Required action: Please repeat all the entries. Nothing may differ.

The data:
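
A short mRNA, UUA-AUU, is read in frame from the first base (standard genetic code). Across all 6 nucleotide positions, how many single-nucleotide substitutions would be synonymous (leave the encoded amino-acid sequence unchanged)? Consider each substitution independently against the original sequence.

Codon 1 (UUA, Leu): 2 synonymous substitutions.
Codon 2 (AUU, Ile): 2 synonymous substitutions.
Total: 2 + 2 = 4.

4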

Response to the task:
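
A short mRNA, UUA-AUU, is read in frame from the first base (standard genetic code). Across all 6 nucleotide positions, how many single-nucleotide substitutions would be synonymous (leave the encoded amino-acid sequence unchanged)? Consider each substitution independently against the original sequence.

Codon 1 (UUA, Leu): 2 synonymous substitutions.
Codon 2 (AUU, Ile): 2 synonymous substitutions.
Total: 2 + 2 = 4.

4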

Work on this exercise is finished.